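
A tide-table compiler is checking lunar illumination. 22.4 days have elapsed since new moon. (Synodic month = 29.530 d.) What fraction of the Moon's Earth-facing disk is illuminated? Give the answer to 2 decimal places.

0.47

The Moon has covered 22.4/29.530 of its cycle, so θ ≈ 360° × 22.4/29.530 = 273.1°.
Illuminated fraction = (1 − cos 273.1°)/2 = (1 − 0.054)/2 ≈ 0.473.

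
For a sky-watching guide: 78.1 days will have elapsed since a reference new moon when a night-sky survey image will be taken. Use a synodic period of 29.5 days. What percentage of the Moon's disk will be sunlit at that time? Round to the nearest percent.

Reduce mod P: 78.1 − 2×29.5 = 19.10 d into the current lunation.
Phase angle: θ = 360°·(19.10 d)/(29.5 d) = 233.1°.
With cos θ = (-0.601), the lit fraction is (1 − (-0.601))/2 ≈ 0.800, so 80%.

80%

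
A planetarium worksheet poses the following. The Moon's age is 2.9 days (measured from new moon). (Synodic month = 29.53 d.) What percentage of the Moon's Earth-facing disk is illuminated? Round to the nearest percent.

9%

Phase angle: θ = 360°·(2.9 d)/(29.53 d) = 35.4°.
With cos θ = 0.816, the lit fraction is (1 − 0.816)/2 ≈ 0.092, so 9%.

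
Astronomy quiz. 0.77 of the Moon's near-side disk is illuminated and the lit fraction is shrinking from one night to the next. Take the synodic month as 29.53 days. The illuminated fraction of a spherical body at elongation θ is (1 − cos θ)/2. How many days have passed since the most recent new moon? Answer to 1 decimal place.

From f = (1 − cos θ)/2: cos θ = 1 − 2×0.77 = -0.540; arccos → 122.7°.
A waning Moon lies in 180°–360°, so θ = 360° − 122.7° = 237.3°.
That fraction of the synodic month is 237.3/360 × 29.53 d ≈ 19.47 d.

19.5 days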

● **Work task**: Copy the lines above exactly, leaving every word as it is.

● **Task solution**:
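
A tide-table compiler is checking lunar illumination. 22.4 days have elapsed since new moon. (Synodic month = 29.530 d.) What fraction of the Moon's Earth-facing disk is illuminated? Give the answer to 2 decimal places.

0.47

The Moon has covered 22.4/29.530 of its cycle, so θ ≈ 360° × 22.4/29.530 = 273.1°.
Illuminated fraction = (1 − cos 273.1°)/2 = (1 − 0.054)/2 ≈ 0.473.

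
For a sky-watching guide: 78.1 days will have elapsed since a reference new moon when a night-sky survey image will be taken. Use a synodic period of 29.5 days. What percentage of the Moon's disk will be sunlit at that time? Round to the nearest percent.

Reduce mod P: 78.1 − 2×29.5 = 19.10 d into the current lunation.
Phase angle: θ = 360°·(19.10 d)/(29.5 d) = 233.1°.
With cos θ = (-0.601), the lit fraction is (1 − (-0.601))/2 ≈ 0.800, so 80%.

80%

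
A planetarium worksheet poses the following. The Moon's age is 2.9 days (measured from new moon). (Synodic month = 29.53 d.) What percentage of the Moon's Earth-facing disk is illuminated? Round to the nearest percent.

9%

Phase angle: θ = 360°·(2.9 d)/(29.53 d) = 35.4°.
With cos θ = 0.816, the lit fraction is (1 − 0.816)/2 ≈ 0.092, so 9%.

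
Astronomy quiz. 0.77 of the Moon's near-side disk is illuminated and the lit fraction is shrinking from one night to the next. Take the synodic month as 29.53 days. The illuminated fraction of a spherical body at elongation θ is (1 − cos θ)/2. How many days have passed since the most recent new moon? Answer to 1 decimal place.

From f = (1 − cos θ)/2: cos θ = 1 − 2×0.77 = -0.540; arccos → 122.7°.
A waning Moon lies in 180°–360°, so θ = 360° − 122.7° = 237.3°.
That fraction of the synodic month is 237.3/360 × 29.53 d ≈ 19.47 d.

19.5 days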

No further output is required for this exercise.